=== Begin Enclosure ===

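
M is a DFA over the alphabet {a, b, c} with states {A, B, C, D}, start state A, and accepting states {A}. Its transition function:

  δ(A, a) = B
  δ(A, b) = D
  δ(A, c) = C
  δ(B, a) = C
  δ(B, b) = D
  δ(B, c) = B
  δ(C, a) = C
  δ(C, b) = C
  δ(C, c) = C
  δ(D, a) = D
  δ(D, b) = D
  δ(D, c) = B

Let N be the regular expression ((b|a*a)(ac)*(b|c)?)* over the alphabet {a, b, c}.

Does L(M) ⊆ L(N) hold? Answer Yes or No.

Converting the expression N to a DFA (subset construction, then merging equivalent states) gives the minimal DFA with states {n0, n1, n2, n3}, start state n0, accepting states {n0, n1, n3} and transitions n0: a→n1, b→n1, c→n2; n1: a→n3, b→n1, c→n0; n2: a→n2, b→n2, c→n2; n3: a→n3, b→n1, c→n1.
Exploring the product automaton M × N from the start pair (A, n0), following both machines on each input symbol, reaches 11 state pairs: (A, n0), (B, n1), (D, n1), (C, n2), (C, n3), (B, n0), (D, n3), (C, n1), (B, n2), (C, n0), (D, n2).
M accepts in {A} and N accepts in {n0, n1, n3}. The reachable pairs whose M-component is accepting are (A, n0); in each of them the N-component is accepting too, so the product for L(M) \ L(N) (M-component accepting, N-component rejecting) has no reachable accepting pair and the difference is empty.
Hence every string in L(M) is also in L(N).

Yes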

=== End Enclosure ===

What is needed → Within the records above, count each line holding "alphabet". Write down only the number.

The answer → 2